> [ABOUT THIS EXERCISE] A full, exact copy of the records below is the required answer.

* * *

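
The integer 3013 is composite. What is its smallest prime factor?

3013 is odd.
Digit sum 7, not divisible by 3.
Ends in 3: not divisible by 5.
7: 3013 = 7·430 + 3
11: 3013 = 11·273 + 10
13: 3013 = 13·231 + 10
17: 3013 = 17·177 + 4
19: 3013 = 19·158 + 11
23: 3013 = 23·131

23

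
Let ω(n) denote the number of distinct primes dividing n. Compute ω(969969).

6

969969 = 3 · 323323
323323 = 7 · 46189
46189 = 11 · 4199
4199 = 13 · 323
323 = 17 · 19
969969 = 3 · 7 · 11 · 13 · 17 · 19, which has 6 distinct prime factors.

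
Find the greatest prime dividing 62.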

* * *

> [ANSWER FOR THIS EXERCISE]
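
The integer 3013 is composite. What is its smallest prime factor?

3013 is odd.
Digit sum 7, not divisible by 3.
Ends in 3: not divisible by 5.
7: 3013 = 7·430 + 3
11: 3013 = 11·273 + 10
13: 3013 = 13·231 + 10
17: 3013 = 17·177 + 4
19: 3013 = 19·158 + 11
23: 3013 = 23·131

23

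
Let ω(n) denote the number of distinct primes dividing n. Compute ω(969969).

6

969969 = 3 · 323323
323323 = 7 · 46189
46189 = 11 · 4199
4199 = 13 · 323
323 = 17 · 19
969969 = 3 · 7 · 11 · 13 · 17 · 19, which has 6 distinct prime factors.

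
Find the greatest prime dividing 62.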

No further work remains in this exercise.